DESCRIPTION OF THE TASK - In the entries that follow, how many lines contain "mean"? Please reply with only the number.

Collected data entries
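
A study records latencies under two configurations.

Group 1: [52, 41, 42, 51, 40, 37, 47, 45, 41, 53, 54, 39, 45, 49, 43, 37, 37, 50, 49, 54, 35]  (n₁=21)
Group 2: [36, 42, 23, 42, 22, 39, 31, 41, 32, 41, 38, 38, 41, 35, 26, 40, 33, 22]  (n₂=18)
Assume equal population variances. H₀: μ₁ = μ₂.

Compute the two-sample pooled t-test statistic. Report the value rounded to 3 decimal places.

test statistic = 4.819

x̄₁=44.810, s₁=6.202, n₁=21
x̄₂=34.556, s₂=7.090, n₂=18
s_p² = [20·6.202² + 17·7.090²]/37 = 43.8833
SE = √(s_p²·(1/21+1/18)) = 2.1278
t = (44.810−34.556)/2.1278 = 4.8190
df = 37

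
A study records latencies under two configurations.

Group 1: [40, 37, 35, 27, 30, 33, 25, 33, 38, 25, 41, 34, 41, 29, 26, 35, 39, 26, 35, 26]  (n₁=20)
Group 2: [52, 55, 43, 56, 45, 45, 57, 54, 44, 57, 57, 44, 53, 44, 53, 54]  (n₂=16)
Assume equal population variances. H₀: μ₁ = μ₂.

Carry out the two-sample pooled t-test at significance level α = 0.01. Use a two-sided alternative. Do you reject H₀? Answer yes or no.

reject H₀: yes

x̄₁=32.750, s₁=5.628, n₁=20
x̄₂=50.812, s₂=5.528, n₂=16
s_p² = [19·5.628² + 15·5.528²]/34 = 31.1820
SE = √(s_p²·(1/20+1/16)) = 1.8730
t = (32.750−50.812)/1.8730 = -9.6438
df = 34
p-value (two-sided) = 0.00000
At α=0.01: p < α → reject H₀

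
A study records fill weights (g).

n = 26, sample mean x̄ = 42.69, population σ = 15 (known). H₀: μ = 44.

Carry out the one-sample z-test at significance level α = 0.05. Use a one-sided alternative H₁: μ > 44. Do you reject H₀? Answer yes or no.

reject H₀: no

SE = σ/√n = 15/√26 = 2.9417
z = (x̄−μ₀)/SE = (42.69−44)/2.9417 = -0.4453
p-value (one-sided, H₁ greater) = 0.67195
At α=0.05: p ≥ α → fail to reject H₀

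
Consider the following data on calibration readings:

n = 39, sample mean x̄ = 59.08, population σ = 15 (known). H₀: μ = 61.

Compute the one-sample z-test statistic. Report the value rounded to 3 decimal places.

SE = σ/√n = 15/√39 = 2.4019
z = (x̄−μ₀)/SE = (59.08−61)/2.4019 = -0.7994

test statistic = -0.799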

RESPONSE AREA - 2